__Source records__
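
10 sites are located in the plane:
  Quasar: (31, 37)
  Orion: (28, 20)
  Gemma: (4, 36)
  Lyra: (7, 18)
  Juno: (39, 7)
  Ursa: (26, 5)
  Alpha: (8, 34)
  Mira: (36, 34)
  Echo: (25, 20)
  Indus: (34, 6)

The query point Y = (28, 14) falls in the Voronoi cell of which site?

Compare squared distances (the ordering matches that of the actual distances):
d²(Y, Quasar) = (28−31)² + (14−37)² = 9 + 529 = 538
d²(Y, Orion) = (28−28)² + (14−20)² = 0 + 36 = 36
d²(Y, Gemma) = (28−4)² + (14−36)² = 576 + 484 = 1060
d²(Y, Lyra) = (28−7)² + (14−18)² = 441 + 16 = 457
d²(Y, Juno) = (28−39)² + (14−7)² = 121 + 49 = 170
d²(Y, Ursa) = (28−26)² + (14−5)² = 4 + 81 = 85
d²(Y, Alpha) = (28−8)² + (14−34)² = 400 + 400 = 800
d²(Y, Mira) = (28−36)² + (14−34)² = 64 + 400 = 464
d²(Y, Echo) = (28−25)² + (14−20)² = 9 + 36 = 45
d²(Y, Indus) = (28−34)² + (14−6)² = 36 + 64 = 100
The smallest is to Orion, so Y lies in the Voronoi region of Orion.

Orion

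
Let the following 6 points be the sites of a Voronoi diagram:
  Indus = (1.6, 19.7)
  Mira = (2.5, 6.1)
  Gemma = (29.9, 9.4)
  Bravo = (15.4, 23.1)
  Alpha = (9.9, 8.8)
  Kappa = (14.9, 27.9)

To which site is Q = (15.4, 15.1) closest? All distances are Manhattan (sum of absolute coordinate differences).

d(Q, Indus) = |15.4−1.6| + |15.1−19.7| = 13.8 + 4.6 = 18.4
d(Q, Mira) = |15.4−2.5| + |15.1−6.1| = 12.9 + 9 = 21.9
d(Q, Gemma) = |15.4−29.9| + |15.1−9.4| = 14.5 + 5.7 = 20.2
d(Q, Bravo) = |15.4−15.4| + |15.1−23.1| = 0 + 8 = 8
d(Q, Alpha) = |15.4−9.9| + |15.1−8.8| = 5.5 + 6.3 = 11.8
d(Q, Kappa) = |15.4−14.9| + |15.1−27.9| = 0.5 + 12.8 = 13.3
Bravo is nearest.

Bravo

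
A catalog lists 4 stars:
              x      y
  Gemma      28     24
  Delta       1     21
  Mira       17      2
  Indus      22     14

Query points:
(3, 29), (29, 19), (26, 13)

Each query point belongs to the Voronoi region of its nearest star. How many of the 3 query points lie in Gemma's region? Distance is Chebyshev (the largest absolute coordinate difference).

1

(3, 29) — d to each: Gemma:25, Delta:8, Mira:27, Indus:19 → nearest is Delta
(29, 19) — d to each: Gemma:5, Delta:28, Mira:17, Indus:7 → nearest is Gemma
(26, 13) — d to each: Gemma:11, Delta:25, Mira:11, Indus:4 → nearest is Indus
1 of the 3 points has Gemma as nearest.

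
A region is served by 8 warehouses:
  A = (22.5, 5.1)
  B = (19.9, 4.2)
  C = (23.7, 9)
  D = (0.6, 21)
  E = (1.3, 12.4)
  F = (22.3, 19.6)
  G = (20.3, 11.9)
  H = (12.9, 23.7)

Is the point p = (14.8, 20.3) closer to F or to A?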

__Required work__
The listing above is to be reproduced without a single change.

__Task result__
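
10 sites are located in the plane:
  Quasar: (31, 37)
  Orion: (28, 20)
  Gemma: (4, 36)
  Lyra: (7, 18)
  Juno: (39, 7)
  Ursa: (26, 5)
  Alpha: (8, 34)
  Mira: (36, 34)
  Echo: (25, 20)
  Indus: (34, 6)

The query point Y = (28, 14) falls in the Voronoi cell of which site?

Compare squared distances (the ordering matches that of the actual distances):
d²(Y, Quasar) = (28−31)² + (14−37)² = 9 + 529 = 538
d²(Y, Orion) = (28−28)² + (14−20)² = 0 + 36 = 36
d²(Y, Gemma) = (28−4)² + (14−36)² = 576 + 484 = 1060
d²(Y, Lyra) = (28−7)² + (14−18)² = 441 + 16 = 457
d²(Y, Juno) = (28−39)² + (14−7)² = 121 + 49 = 170
d²(Y, Ursa) = (28−26)² + (14−5)² = 4 + 81 = 85
d²(Y, Alpha) = (28−8)² + (14−34)² = 400 + 400 = 800
d²(Y, Mira) = (28−36)² + (14−34)² = 64 + 400 = 464
d²(Y, Echo) = (28−25)² + (14−20)² = 9 + 36 = 45
d²(Y, Indus) = (28−34)² + (14−6)² = 36 + 64 = 100
The smallest is to Orion, so Y lies in the Voronoi region of Orion.

Orion

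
Let the following 6 points be the sites of a Voronoi diagram:
  Indus = (1.6, 19.7)
  Mira = (2.5, 6.1)
  Gemma = (29.9, 9.4)
  Bravo = (15.4, 23.1)
  Alpha = (9.9, 8.8)
  Kappa = (14.9, 27.9)

To which site is Q = (15.4, 15.1) closest? All distances are Manhattan (sum of absolute coordinate differences).

d(Q, Indus) = |15.4−1.6| + |15.1−19.7| = 13.8 + 4.6 = 18.4
d(Q, Mira) = |15.4−2.5| + |15.1−6.1| = 12.9 + 9 = 21.9
d(Q, Gemma) = |15.4−29.9| + |15.1−9.4| = 14.5 + 5.7 = 20.2
d(Q, Bravo) = |15.4−15.4| + |15.1−23.1| = 0 + 8 = 8
d(Q, Alpha) = |15.4−9.9| + |15.1−8.8| = 5.5 + 6.3 = 11.8
d(Q, Kappa) = |15.4−14.9| + |15.1−27.9| = 0.5 + 12.8 = 13.3
Bravo is nearest.

Bravo

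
A catalog lists 4 stars:
              x      y
  Gemma      28     24
  Delta       1     21
  Mira       17      2
  Indus      22     14

Query points:
(3, 29), (29, 19), (26, 13)

Each query point belongs to the Voronoi region of its nearest star. How many of the 3 query points lie in Gemma's region? Distance is Chebyshev (the largest absolute coordinate difference).

1

(3, 29) — d to each: Gemma:25, Delta:8, Mira:27, Indus:19 → nearest is Delta
(29, 19) — d to each: Gemma:5, Delta:28, Mira:17, Indus:7 → nearest is Gemma
(26, 13) — d to each: Gemma:11, Delta:25, Mira:11, Indus:4 → nearest is Indus
1 of the 3 points has Gemma as nearest.

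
A region is served by 8 warehouses:
  A = (22.5, 5.1)
  B = (19.9, 4.2)
  C = (23.7, 9)
  D = (0.6, 21)
  E = (1.3, 12.4)
  F = (22.3, 19.6)
  G = (20.3, 11.9)
  H = (12.9, 23.7)

Is the point p = (14.8, 20.3) closer to F or to A?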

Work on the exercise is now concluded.